DATA UNDER STUDY:
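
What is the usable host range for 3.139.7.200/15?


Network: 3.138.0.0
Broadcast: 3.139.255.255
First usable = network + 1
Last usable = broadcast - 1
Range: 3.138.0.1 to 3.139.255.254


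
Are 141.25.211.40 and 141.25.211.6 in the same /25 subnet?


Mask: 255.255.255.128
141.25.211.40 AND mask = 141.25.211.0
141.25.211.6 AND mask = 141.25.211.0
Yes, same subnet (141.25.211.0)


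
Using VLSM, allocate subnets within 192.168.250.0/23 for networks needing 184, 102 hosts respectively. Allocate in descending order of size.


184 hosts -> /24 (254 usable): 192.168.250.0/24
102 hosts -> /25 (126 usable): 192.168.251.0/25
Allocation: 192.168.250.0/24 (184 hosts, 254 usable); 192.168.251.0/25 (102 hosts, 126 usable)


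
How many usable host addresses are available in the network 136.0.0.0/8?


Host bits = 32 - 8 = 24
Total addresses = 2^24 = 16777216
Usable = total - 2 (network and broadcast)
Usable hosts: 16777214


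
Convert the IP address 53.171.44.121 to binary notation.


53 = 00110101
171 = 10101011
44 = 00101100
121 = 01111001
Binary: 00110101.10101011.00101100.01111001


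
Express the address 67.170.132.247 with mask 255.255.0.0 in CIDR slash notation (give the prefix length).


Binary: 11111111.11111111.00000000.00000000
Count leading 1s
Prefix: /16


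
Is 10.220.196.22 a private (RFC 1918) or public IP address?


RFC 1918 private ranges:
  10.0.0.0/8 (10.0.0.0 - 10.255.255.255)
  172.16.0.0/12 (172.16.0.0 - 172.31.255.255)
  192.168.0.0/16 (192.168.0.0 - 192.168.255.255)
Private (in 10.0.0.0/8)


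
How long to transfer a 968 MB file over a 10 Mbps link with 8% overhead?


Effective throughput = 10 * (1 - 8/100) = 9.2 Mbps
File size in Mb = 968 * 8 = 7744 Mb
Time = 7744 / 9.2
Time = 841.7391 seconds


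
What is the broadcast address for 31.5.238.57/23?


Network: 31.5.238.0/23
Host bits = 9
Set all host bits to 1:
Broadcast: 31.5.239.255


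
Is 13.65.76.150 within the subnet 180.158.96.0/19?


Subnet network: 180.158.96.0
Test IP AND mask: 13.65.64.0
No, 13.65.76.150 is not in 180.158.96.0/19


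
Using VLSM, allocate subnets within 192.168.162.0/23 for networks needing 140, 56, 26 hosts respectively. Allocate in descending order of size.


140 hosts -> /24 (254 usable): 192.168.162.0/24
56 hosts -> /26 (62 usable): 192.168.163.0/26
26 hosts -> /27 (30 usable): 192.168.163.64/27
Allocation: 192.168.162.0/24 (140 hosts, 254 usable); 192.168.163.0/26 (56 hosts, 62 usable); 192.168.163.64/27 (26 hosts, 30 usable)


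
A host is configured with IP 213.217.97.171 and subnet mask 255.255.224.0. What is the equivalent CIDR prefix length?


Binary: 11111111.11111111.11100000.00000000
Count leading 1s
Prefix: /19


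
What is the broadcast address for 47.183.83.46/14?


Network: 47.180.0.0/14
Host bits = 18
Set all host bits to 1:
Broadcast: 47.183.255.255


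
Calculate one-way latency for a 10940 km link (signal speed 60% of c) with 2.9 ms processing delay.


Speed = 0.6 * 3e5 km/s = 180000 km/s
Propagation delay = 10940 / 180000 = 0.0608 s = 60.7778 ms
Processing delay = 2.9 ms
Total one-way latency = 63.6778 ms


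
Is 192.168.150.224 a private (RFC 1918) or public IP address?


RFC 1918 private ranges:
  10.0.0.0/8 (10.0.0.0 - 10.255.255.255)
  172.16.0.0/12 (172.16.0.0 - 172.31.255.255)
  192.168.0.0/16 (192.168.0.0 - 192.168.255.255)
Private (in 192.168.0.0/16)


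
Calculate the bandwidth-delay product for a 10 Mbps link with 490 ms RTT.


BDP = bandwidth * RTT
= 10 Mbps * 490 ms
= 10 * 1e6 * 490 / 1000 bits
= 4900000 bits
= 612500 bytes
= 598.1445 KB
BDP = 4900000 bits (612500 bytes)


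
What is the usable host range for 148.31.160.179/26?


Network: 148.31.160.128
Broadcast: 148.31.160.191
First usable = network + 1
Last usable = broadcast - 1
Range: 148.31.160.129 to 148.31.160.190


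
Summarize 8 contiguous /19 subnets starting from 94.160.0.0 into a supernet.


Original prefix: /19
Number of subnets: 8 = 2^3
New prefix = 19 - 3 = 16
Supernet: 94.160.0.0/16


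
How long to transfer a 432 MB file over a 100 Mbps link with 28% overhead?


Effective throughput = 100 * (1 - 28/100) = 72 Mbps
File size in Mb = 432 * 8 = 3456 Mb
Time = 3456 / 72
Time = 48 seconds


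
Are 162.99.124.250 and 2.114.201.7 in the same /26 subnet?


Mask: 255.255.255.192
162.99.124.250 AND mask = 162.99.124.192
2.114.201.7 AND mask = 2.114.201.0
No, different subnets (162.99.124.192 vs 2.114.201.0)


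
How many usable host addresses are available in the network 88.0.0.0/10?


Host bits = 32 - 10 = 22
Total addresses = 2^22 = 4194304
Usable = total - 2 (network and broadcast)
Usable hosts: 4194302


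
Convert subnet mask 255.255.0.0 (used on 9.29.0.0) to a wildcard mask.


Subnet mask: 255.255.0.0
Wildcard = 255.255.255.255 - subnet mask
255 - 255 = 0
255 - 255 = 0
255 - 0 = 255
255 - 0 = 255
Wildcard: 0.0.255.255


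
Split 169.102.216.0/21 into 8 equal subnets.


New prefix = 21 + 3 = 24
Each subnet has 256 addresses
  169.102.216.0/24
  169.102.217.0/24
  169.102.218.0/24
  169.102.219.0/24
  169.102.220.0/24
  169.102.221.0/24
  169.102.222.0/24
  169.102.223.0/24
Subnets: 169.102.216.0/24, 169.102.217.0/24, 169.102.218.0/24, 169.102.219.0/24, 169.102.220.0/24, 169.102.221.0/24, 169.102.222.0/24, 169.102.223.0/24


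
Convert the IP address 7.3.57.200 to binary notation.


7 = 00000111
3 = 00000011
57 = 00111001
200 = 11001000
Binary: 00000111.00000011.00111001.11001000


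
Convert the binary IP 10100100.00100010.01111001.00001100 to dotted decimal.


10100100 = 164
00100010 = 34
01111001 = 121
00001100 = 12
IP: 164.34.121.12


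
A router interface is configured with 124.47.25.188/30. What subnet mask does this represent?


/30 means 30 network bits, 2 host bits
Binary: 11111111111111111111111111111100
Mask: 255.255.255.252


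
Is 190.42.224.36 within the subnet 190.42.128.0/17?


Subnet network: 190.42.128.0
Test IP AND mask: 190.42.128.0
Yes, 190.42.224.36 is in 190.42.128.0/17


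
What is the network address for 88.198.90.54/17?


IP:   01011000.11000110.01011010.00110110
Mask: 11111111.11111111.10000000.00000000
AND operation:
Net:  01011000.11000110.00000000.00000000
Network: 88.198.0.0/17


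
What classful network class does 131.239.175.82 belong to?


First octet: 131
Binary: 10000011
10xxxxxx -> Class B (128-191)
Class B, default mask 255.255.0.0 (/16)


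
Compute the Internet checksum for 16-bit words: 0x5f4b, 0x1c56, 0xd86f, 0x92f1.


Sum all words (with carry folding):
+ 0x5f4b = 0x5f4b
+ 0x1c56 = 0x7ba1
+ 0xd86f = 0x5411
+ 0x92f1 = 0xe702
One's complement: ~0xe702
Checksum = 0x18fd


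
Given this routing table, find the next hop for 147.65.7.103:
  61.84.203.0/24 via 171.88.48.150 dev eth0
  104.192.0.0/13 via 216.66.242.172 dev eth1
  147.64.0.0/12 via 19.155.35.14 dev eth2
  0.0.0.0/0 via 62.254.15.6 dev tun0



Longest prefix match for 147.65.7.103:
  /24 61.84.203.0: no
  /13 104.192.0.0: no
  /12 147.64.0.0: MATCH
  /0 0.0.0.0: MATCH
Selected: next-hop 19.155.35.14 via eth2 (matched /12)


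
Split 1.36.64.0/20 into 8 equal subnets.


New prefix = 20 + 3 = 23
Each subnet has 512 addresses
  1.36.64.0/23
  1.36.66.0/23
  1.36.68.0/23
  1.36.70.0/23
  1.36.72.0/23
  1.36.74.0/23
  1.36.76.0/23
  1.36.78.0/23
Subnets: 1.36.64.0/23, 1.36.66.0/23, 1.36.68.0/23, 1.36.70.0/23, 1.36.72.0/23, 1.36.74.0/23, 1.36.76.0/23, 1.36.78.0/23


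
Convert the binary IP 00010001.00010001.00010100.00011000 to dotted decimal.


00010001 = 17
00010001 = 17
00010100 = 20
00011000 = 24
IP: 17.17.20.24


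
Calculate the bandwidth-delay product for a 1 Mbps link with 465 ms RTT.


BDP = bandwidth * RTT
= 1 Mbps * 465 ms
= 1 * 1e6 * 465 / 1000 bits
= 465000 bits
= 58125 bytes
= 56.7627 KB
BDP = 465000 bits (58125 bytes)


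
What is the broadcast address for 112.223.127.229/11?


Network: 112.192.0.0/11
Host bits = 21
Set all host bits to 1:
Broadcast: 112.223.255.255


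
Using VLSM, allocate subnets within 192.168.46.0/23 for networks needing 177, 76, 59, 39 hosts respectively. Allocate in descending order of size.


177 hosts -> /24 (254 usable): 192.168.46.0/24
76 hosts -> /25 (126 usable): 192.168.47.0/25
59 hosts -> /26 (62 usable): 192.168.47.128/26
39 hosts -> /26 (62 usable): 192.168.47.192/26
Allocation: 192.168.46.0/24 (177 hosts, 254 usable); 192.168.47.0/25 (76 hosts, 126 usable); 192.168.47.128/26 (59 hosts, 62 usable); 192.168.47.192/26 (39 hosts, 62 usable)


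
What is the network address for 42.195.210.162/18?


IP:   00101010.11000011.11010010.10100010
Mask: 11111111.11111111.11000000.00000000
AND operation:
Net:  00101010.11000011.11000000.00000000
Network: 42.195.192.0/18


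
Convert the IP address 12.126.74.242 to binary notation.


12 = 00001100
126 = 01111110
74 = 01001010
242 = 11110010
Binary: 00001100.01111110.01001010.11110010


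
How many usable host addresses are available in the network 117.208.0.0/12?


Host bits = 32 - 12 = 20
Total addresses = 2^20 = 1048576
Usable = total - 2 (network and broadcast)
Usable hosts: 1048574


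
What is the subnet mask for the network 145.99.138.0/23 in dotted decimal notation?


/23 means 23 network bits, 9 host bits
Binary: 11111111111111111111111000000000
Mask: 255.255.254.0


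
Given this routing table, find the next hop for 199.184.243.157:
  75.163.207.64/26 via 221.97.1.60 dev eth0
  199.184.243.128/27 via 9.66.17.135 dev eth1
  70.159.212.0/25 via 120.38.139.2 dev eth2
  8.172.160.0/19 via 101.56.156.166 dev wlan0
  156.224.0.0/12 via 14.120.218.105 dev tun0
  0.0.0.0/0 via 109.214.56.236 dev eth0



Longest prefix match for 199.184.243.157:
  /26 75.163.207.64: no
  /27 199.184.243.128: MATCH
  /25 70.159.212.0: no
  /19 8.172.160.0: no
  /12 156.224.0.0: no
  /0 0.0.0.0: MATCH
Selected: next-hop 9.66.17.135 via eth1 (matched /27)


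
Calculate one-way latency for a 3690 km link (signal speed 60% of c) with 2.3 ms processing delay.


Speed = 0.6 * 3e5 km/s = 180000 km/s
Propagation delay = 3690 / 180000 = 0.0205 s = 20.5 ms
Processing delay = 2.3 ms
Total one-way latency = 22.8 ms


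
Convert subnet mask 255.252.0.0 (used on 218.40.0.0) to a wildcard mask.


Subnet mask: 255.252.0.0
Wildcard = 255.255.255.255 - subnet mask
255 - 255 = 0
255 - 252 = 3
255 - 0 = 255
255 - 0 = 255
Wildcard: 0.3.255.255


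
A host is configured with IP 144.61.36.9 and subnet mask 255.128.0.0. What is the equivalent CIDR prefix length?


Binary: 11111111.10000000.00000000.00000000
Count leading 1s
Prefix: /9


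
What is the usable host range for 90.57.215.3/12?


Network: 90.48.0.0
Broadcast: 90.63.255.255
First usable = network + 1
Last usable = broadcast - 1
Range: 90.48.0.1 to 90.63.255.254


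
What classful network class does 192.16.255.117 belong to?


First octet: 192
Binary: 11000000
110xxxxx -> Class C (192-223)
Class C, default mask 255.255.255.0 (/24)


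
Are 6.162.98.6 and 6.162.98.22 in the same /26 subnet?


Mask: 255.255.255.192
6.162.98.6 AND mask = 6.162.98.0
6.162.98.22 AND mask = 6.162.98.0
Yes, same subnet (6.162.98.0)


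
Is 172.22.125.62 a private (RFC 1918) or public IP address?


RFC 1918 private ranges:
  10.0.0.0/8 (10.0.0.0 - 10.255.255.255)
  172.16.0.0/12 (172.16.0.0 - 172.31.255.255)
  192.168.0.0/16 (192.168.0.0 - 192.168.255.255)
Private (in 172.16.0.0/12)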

WHAT YOU ARE ASKED TO DO:
Quote the listing above, but only from the line that shows "What is the subnet" through the line that shows "8.172.160.0/19 via 101.56.156.166 dev wlan0".

RESULT FOR THIS TASK:
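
What is the subnet mask for the network 145.99.138.0/23 in dotted decimal notation?


/23 means 23 network bits, 9 host bits
Binary: 11111111111111111111111000000000
Mask: 255.255.254.0


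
Given this routing table, find the next hop for 199.184.243.157:
  75.163.207.64/26 via 221.97.1.60 dev eth0
  199.184.243.128/27 via 9.66.17.135 dev eth1
  70.159.212.0/25 via 120.38.139.2 dev eth2
  8.172.160.0/19 via 101.56.156.166 dev wlan0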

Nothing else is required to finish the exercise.